DATASET EXTRACT:
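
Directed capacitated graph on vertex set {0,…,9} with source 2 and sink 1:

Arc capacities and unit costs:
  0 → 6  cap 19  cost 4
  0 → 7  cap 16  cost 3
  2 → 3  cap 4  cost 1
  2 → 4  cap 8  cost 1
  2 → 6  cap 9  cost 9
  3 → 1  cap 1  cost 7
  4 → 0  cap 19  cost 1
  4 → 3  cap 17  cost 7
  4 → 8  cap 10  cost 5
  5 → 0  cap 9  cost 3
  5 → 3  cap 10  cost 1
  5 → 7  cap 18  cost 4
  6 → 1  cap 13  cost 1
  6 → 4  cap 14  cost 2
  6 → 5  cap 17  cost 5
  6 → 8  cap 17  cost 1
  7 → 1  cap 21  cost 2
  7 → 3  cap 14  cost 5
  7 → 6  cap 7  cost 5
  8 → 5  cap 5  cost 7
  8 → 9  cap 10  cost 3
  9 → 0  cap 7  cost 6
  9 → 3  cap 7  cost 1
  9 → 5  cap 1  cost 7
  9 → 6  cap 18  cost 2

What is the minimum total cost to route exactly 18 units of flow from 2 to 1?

Minimum cost for 18 units: 154

shortest-cost path #1: 2→4→0→6→1 push 8 @ unit cost 7 (adds 56)
shortest-cost path #2: 2→3→1 push 1 @ unit cost 8 (adds 8)
shortest-cost path #3: 2→6→1 push 5 @ unit cost 10 (adds 50)
shortest-cost path #4: 2→6→0→7→1 push 4 @ unit cost 10 (adds 40)
total cost = 154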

ASSIGNMENT: Nothing in the listing should be left out; repeat it exactly.

TASK SOLUTION:
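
Directed capacitated graph on vertex set {0,…,9} with source 2 and sink 1:

Arc capacities and unit costs:
  0 → 6  cap 19  cost 4
  0 → 7  cap 16  cost 3
  2 → 3  cap 4  cost 1
  2 → 4  cap 8  cost 1
  2 → 6  cap 9  cost 9
  3 → 1  cap 1  cost 7
  4 → 0  cap 19  cost 1
  4 → 3  cap 17  cost 7
  4 → 8  cap 10  cost 5
  5 → 0  cap 9  cost 3
  5 → 3  cap 10  cost 1
  5 → 7  cap 18  cost 4
  6 → 1  cap 13  cost 1
  6 → 4  cap 14  cost 2
  6 → 5  cap 17  cost 5
  6 → 8  cap 17  cost 1
  7 → 1  cap 21  cost 2
  7 → 3  cap 14  cost 5
  7 → 6  cap 7  cost 5
  8 → 5  cap 5  cost 7
  8 → 9  cap 10  cost 3
  9 → 0  cap 7  cost 6
  9 → 3  cap 7  cost 1
  9 → 5  cap 1  cost 7
  9 → 6  cap 18  cost 2

What is the minimum total cost to route exactly 18 units of flow from 2 to 1?

Minimum cost for 18 units: 154

shortest-cost path #1: 2→4→0→6→1 push 8 @ unit cost 7 (adds 56)
shortest-cost path #2: 2→3→1 push 1 @ unit cost 8 (adds 8)
shortest-cost path #3: 2→6→1 push 5 @ unit cost 10 (adds 50)
shortest-cost path #4: 2→6→0→7→1 push 4 @ unit cost 10 (adds 40)
total cost = 154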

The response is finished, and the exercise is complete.